### EXERCISE INSTRUCTIONS
Determine how many lines in the records include "opening". Write the number and nothing more.

### TASK DATA
━━━━━━━━━━━━━━━━

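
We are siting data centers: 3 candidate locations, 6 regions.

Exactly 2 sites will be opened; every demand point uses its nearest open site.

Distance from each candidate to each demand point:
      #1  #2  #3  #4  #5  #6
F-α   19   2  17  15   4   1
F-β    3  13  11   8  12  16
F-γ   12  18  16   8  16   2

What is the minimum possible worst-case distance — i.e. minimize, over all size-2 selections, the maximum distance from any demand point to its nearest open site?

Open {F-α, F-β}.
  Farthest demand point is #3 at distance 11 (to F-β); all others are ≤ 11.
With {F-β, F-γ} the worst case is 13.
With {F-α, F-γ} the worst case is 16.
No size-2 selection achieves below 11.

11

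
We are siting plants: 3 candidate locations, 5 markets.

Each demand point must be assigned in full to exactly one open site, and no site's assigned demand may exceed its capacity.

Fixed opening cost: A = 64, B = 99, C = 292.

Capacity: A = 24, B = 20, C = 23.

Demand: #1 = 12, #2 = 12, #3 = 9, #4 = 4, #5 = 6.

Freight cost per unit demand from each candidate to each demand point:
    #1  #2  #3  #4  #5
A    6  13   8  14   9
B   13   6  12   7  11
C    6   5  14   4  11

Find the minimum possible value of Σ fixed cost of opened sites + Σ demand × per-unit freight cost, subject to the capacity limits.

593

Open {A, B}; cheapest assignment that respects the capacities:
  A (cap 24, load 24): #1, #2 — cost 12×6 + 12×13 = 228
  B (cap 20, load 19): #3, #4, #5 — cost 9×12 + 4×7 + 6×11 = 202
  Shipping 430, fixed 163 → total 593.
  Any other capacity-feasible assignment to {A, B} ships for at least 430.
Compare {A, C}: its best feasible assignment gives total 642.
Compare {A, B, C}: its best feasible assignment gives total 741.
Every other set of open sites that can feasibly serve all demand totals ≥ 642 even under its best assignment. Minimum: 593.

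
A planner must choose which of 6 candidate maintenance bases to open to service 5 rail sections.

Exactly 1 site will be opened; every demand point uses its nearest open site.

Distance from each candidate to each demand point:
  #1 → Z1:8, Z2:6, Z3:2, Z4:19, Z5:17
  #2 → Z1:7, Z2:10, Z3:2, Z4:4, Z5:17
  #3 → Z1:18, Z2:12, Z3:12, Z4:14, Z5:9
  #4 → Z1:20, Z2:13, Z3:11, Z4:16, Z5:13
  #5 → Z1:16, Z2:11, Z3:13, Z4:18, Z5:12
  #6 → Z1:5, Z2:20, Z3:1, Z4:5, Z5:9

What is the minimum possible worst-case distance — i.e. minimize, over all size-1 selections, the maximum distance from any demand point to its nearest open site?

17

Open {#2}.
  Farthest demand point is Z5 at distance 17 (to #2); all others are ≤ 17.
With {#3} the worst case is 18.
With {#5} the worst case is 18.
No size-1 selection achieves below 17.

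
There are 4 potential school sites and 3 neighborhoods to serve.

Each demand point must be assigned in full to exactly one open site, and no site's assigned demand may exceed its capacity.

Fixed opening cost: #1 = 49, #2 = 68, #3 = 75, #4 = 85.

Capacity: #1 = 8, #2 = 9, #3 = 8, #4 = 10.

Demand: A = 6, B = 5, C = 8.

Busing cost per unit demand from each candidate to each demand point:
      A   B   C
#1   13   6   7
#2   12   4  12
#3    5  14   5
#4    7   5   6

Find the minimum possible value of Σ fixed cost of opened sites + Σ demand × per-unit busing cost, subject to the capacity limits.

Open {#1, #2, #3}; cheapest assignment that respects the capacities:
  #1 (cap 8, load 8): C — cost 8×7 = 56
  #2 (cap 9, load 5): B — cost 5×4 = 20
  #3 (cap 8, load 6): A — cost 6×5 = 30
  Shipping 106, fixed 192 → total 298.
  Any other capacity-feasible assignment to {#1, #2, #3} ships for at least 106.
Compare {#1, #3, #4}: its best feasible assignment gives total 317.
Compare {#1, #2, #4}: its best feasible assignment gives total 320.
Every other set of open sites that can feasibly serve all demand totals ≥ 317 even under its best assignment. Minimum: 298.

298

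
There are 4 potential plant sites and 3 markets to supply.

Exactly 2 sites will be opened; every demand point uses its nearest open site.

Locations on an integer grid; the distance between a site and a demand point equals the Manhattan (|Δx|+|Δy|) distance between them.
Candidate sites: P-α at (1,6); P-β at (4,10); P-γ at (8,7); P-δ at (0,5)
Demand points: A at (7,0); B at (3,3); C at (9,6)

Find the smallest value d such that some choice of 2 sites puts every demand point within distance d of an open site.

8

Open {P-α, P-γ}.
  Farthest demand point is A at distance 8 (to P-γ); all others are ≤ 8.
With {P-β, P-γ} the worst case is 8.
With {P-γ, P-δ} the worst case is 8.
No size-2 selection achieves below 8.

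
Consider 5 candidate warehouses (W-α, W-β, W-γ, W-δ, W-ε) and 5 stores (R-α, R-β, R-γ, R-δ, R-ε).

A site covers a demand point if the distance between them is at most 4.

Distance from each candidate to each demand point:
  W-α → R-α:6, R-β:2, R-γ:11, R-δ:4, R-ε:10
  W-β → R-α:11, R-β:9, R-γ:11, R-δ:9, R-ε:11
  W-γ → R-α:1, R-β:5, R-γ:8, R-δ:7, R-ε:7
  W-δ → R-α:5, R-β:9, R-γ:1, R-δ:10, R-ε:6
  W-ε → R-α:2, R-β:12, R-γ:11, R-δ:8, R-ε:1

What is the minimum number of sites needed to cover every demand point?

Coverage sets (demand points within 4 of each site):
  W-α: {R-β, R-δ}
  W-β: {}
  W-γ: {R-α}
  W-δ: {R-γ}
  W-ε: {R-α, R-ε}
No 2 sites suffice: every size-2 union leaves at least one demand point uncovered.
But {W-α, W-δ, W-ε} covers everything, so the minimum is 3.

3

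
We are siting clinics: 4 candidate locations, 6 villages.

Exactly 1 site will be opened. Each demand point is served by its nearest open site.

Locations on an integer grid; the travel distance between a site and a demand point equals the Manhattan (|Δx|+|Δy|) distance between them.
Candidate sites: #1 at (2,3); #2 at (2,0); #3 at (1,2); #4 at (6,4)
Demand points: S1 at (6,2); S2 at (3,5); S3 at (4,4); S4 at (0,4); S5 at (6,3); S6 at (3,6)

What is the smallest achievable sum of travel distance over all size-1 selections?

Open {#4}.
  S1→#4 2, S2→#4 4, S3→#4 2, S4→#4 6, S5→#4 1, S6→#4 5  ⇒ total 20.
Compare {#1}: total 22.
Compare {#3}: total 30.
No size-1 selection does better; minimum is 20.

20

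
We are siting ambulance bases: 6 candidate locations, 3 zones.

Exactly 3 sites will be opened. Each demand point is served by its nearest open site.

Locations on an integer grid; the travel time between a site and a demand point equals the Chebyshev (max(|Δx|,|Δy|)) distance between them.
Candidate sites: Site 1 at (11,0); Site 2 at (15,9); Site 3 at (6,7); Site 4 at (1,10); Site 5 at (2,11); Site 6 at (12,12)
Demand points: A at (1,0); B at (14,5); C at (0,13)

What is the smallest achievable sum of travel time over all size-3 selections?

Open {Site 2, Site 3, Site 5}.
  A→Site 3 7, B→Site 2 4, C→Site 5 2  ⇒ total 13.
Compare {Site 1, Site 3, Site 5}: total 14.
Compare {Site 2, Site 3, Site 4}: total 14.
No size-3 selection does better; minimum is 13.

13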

━━━━━━━━━━━━━━━━

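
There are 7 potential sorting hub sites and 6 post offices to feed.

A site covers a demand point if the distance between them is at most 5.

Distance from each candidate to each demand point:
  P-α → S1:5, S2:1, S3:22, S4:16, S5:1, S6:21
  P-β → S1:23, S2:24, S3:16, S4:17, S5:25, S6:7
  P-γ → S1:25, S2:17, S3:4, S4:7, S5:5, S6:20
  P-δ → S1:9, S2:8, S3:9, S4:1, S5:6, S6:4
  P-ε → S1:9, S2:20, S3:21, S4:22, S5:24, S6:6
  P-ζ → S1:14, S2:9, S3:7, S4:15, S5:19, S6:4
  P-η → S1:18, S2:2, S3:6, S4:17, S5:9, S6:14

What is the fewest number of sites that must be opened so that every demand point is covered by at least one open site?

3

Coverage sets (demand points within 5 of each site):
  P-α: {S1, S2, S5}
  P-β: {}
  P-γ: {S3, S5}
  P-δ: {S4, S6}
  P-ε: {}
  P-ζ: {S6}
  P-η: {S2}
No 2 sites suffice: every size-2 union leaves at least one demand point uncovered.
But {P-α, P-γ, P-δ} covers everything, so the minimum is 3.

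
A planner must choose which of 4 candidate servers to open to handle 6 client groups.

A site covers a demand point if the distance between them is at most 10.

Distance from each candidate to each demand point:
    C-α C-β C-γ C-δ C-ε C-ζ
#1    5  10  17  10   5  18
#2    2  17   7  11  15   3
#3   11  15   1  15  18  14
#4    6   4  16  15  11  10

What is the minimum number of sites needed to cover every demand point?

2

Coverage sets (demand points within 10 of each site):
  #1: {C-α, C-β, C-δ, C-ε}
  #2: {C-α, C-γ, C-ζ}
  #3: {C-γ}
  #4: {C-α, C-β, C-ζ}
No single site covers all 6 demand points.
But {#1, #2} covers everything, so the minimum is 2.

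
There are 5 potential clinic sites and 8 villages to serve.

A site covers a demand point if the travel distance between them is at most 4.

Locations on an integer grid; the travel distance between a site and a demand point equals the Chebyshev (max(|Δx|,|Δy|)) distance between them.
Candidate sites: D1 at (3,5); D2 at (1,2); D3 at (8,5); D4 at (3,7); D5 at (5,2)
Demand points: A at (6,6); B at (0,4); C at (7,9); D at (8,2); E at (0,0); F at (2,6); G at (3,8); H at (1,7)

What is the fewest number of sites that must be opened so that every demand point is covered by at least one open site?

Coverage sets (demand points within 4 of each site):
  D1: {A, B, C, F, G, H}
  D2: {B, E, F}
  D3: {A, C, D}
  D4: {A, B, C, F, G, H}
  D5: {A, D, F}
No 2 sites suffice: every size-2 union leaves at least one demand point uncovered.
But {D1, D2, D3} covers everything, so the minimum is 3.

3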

━━━━━━━━━━━━━━━━

### REPLY
2